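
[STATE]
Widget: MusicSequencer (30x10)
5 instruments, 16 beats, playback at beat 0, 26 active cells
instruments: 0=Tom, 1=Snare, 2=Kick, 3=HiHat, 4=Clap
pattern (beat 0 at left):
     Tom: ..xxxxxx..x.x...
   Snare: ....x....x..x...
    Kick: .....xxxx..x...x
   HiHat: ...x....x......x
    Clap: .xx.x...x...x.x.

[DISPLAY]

      ▼123456789012345        
   Tom··██████··█·█···        
 Snare····█····█··█···        
  Kick·····████··█···█        
 HiHat···█····█······█        
  Clap·██·█···█···█·█·        
                              
                              
                              
                              


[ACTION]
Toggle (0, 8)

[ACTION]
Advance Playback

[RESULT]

      0▼23456789012345        
   Tom··███████·█·█···        
 Snare····█····█··█···        
  Kick·····████··█···█        
 HiHat···█····█······█        
  Clap·██·█···█···█·█·        
                              
                              
                              
                              


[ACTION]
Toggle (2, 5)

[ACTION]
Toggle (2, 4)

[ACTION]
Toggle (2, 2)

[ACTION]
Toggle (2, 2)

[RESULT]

      0▼23456789012345        
   Tom··███████·█·█···        
 Snare····█····█··█···        
  Kick····█·███··█···█        
 HiHat···█····█······█        
  Clap·██·█···█···█·█·        
                              
                              
                              
                              


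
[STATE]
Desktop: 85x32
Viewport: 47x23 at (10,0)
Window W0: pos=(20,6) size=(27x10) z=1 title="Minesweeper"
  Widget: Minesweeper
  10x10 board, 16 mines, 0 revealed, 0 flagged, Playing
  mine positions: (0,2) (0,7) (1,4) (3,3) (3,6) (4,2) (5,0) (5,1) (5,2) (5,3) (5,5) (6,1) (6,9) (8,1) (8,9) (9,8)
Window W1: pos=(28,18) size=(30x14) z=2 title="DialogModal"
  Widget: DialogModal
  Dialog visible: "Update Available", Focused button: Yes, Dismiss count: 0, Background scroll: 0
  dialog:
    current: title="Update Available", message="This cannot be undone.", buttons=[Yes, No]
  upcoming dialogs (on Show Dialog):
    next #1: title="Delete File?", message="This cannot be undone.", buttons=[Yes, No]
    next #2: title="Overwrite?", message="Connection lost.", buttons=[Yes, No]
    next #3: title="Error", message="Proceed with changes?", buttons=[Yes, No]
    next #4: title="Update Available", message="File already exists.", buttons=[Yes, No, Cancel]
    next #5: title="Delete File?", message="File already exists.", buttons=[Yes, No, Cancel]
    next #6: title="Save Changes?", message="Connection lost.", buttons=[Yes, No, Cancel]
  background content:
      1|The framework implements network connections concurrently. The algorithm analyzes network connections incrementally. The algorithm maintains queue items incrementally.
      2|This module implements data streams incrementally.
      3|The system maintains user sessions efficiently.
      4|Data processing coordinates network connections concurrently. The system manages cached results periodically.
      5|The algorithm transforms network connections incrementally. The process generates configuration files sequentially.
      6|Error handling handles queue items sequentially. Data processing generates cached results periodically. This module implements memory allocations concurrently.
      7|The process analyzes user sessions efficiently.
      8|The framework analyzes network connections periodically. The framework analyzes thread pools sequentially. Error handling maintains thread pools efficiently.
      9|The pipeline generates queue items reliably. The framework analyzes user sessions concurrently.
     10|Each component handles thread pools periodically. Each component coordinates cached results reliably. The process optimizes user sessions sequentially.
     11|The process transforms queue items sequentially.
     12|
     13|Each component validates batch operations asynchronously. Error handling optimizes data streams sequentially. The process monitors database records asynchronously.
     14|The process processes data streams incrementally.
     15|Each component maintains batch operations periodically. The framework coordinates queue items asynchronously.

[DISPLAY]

                                               
                                               
                                               
                                               
                                               
                                               
          ┏━━━━━━━━━━━━━━━━━━━━━━━━━┓          
          ┃ Minesweeper             ┃          
          ┠─────────────────────────┨          
          ┃■■■■■■■■■■               ┃          
          ┃■■■■■■■■■■               ┃          
          ┃■■■■■■■■■■               ┃          
          ┃■■■■■■■■■■               ┃          
          ┃■■■■■■■■■■               ┃          
          ┃■■■■■■■■■■               ┃          
          ┗━━━━━━━━━━━━━━━━━━━━━━━━━┛          
                                               
                                               
                  ┏━━━━━━━━━━━━━━━━━━━━━━━━━━━━
                  ┃ DialogModal                
                  ┠────────────────────────────
                  ┃The framework implements net
                  ┃This module implements data 


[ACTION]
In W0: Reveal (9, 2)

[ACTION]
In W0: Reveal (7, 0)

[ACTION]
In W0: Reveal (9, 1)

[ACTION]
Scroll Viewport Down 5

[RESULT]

                                               
          ┏━━━━━━━━━━━━━━━━━━━━━━━━━┓          
          ┃ Minesweeper             ┃          
          ┠─────────────────────────┨          
          ┃■■■■■■■■■■               ┃          
          ┃■■■■■■■■■■               ┃          
          ┃■■■■■■■■■■               ┃          
          ┃■■■■■■■■■■               ┃          
          ┃■■■■■■■■■■               ┃          
          ┃■■■■■■■■■■               ┃          
          ┗━━━━━━━━━━━━━━━━━━━━━━━━━┛          
                                               
                                               
                  ┏━━━━━━━━━━━━━━━━━━━━━━━━━━━━
                  ┃ DialogModal                
                  ┠────────────────────────────
                  ┃The framework implements net
                  ┃This module implements data 
                  ┃Th┌──────────────────────┐se
                  ┃Da│   Update Available   │s 
                  ┃Th│This cannot be undone.│et
                  ┃Er│      [Yes]  No       │ue
                  ┃Th└──────────────────────┘se


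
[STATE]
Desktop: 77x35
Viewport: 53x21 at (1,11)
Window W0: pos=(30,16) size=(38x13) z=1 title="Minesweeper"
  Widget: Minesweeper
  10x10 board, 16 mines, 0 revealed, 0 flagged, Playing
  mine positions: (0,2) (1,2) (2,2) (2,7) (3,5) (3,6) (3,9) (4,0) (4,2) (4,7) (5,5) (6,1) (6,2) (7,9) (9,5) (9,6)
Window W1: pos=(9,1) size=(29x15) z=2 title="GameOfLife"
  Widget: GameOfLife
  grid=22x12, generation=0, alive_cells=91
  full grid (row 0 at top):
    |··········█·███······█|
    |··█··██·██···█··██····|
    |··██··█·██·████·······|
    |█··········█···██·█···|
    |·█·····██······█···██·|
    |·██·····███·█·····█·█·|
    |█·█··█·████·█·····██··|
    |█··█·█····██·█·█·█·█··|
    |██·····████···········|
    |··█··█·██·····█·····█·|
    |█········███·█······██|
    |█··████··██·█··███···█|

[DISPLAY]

        ┃█··█·█····██·█·█·█·█··     ┃                
        ┃██·····████···········     ┃                
        ┃··█··█·██·····█·····█·     ┃                
        ┃█········███·█······██     ┃                
        ┗━━━━━━━━━━━━━━━━━━━━━━━━━━━┛                
                             ┏━━━━━━━━━━━━━━━━━━━━━━━
                             ┃ Minesweeper           
                             ┠───────────────────────
                             ┃■■■■■■■■■■             
                             ┃■■■■■■■■■■             
                             ┃■■■■■■■■■■             
                             ┃■■■■■■■■■■             
                             ┃■■■■■■■■■■             
                             ┃■■■■■■■■■■             
                             ┃■■■■■■■■■■             
                             ┃■■■■■■■■■■             
                             ┃■■■■■■■■■■             
                             ┗━━━━━━━━━━━━━━━━━━━━━━━
                                                     
                                                     
                                                     


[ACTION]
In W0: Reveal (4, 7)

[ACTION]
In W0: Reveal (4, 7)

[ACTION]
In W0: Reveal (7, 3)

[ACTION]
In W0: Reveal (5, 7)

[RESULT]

        ┃█··█·█····██·█·█·█·█··     ┃                
        ┃██·····████···········     ┃                
        ┃··█··█·██·····█·····█·     ┃                
        ┃█········███·█······██     ┃                
        ┗━━━━━━━━━━━━━━━━━━━━━━━━━━━┛                
                             ┏━━━━━━━━━━━━━━━━━━━━━━━
                             ┃ Minesweeper           
                             ┠───────────────────────
                             ┃■■✹■■■■■■■             
                             ┃■■✹■■■■■■■             
                             ┃■■✹■■■■✹■■             
                             ┃■■■■■✹✹■■✹             
                             ┃✹■✹■■■■✹■■             
                             ┃■■■■■✹■■■■             
                             ┃■✹✹■■■■■■■             
                             ┃■■■■■■■■■✹             
                             ┃■■■■■■■■■■             
                             ┗━━━━━━━━━━━━━━━━━━━━━━━
                                                     
                                                     
                                                     


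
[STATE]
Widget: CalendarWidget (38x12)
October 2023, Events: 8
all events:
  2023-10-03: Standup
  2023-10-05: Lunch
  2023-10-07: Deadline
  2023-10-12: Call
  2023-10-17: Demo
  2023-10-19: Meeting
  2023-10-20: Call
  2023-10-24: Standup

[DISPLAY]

             October 2023             
Mo Tu We Th Fr Sa Su                  
                   1                  
 2  3*  4  5*  6  7*  8               
 9 10 11 12* 13 14 15                 
16 17* 18 19* 20* 21 22               
23 24* 25 26 27 28 29                 
30 31                                 
                                      
                                      
                                      
                                      


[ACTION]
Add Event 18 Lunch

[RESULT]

             October 2023             
Mo Tu We Th Fr Sa Su                  
                   1                  
 2  3*  4  5*  6  7*  8               
 9 10 11 12* 13 14 15                 
16 17* 18* 19* 20* 21 22              
23 24* 25 26 27 28 29                 
30 31                                 
                                      
                                      
                                      
                                      


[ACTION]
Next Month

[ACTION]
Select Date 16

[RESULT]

            November 2023             
Mo Tu We Th Fr Sa Su                  
       1  2  3  4  5                  
 6  7  8  9 10 11 12                  
13 14 15 [16] 17 18 19                
20 21 22 23 24 25 26                  
27 28 29 30                           
                                      
                                      
                                      
                                      
                                      


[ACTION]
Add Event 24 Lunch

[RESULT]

            November 2023             
Mo Tu We Th Fr Sa Su                  
       1  2  3  4  5                  
 6  7  8  9 10 11 12                  
13 14 15 [16] 17 18 19                
20 21 22 23 24* 25 26                 
27 28 29 30                           
                                      
                                      
                                      
                                      
                                      


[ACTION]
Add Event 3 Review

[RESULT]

            November 2023             
Mo Tu We Th Fr Sa Su                  
       1  2  3*  4  5                 
 6  7  8  9 10 11 12                  
13 14 15 [16] 17 18 19                
20 21 22 23 24* 25 26                 
27 28 29 30                           
                                      
                                      
                                      
                                      
                                      


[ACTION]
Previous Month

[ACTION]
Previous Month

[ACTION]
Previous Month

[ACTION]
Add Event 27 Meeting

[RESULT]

             August 2023              
Mo Tu We Th Fr Sa Su                  
    1  2  3  4  5  6                  
 7  8  9 10 11 12 13                  
14 15 16 17 18 19 20                  
21 22 23 24 25 26 27*                 
28 29 30 31                           
                                      
                                      
                                      
                                      
                                      


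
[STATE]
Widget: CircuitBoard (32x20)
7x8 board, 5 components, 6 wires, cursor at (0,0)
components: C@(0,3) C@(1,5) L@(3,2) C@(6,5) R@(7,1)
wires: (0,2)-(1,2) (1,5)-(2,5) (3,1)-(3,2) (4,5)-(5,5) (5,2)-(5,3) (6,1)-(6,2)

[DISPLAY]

   0 1 2 3 4 5 6                
0  [.]      ·   C               
            │                   
1           ·           C       
                        │       
2                       ·       
                                
3       · ─ L                   
                                
4                       ·       
                        │       
5           · ─ ·       ·       
                                
6       · ─ ·           C       
                                
7       R                       
Cursor: (0,0)                   
                                
                                
                                


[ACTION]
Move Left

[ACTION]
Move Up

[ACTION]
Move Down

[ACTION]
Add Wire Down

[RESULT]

   0 1 2 3 4 5 6                
0           ·   C               
            │                   
1  [.]      ·           C       
    │                   │       
2   ·                   ·       
                                
3       · ─ L                   
                                
4                       ·       
                        │       
5           · ─ ·       ·       
                                
6       · ─ ·           C       
                                
7       R                       
Cursor: (1,0)                   
                                
                                
                                


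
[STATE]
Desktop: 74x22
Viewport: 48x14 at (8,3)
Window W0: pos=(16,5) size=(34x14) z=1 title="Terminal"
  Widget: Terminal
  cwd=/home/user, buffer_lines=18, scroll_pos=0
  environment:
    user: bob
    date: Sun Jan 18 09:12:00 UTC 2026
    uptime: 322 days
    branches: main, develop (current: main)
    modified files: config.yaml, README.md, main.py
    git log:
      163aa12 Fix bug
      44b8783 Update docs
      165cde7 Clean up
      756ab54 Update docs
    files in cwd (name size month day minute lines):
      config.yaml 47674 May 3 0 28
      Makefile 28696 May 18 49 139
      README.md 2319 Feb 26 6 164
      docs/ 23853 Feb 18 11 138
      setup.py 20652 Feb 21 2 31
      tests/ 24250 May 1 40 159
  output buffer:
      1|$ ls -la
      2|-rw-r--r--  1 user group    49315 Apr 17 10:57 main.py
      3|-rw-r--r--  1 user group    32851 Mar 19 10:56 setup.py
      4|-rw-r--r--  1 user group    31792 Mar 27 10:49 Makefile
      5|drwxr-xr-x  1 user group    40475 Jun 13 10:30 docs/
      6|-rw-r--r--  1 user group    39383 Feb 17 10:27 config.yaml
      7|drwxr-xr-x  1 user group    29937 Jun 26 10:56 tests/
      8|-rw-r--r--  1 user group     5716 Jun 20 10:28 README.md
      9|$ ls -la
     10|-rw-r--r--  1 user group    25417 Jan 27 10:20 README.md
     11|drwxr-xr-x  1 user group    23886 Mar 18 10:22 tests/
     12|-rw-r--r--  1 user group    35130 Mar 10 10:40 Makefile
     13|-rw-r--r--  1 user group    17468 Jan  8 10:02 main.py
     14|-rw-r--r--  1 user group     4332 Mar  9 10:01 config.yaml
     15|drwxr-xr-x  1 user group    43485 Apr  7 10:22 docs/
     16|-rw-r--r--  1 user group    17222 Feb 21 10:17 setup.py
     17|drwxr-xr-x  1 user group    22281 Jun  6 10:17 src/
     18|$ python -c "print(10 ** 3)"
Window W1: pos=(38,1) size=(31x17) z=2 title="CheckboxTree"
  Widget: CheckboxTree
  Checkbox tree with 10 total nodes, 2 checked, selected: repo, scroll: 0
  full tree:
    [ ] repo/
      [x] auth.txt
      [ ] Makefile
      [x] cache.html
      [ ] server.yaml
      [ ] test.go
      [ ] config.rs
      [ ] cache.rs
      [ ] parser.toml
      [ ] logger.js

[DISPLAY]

                              ┠─────────────────
                              ┃>[-] repo/       
        ┏━━━━━━━━━━━━━━━━━━━━━┃   [x] auth.txt  
        ┃ Terminal            ┃   [ ] Makefile  
        ┠─────────────────────┃   [x] cache.html
        ┃$ ls -la             ┃   [ ] server.yam
        ┃-rw-r--r--  1 user gr┃   [ ] test.go   
        ┃-rw-r--r--  1 user gr┃   [ ] config.rs 
        ┃-rw-r--r--  1 user gr┃   [ ] cache.rs  
        ┃drwxr-xr-x  1 user gr┃   [ ] parser.tom
        ┃-rw-r--r--  1 user gr┃   [ ] logger.js 
        ┃drwxr-xr-x  1 user gr┃                 
        ┃-rw-r--r--  1 user gr┃                 
        ┃$ ls -la             ┃                 


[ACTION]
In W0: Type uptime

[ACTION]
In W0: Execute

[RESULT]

                              ┠─────────────────
                              ┃>[-] repo/       
        ┏━━━━━━━━━━━━━━━━━━━━━┃   [x] auth.txt  
        ┃ Terminal            ┃   [ ] Makefile  
        ┠─────────────────────┃   [x] cache.html
        ┃-rw-r--r--  1 user gr┃   [ ] server.yam
        ┃-rw-r--r--  1 user gr┃   [ ] test.go   
        ┃-rw-r--r--  1 user gr┃   [ ] config.rs 
        ┃drwxr-xr-x  1 user gr┃   [ ] cache.rs  
        ┃-rw-r--r--  1 user gr┃   [ ] parser.tom
        ┃drwxr-xr-x  1 user gr┃   [ ] logger.js 
        ┃$ python -c "print(10┃                 
        ┃$ uptime             ┃                 
        ┃ 10:00  up 322 days  ┃                 


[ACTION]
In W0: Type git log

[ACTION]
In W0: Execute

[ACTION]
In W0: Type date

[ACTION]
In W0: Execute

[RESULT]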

TASK REQUIREMENTS - Every line that holds the word "CheckboxTree" should be copied from the listing.

ANSWER BELOW -
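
Window W1: pos=(38,1) size=(31x17) z=2 title="CheckboxTree"
  Widget: CheckboxTree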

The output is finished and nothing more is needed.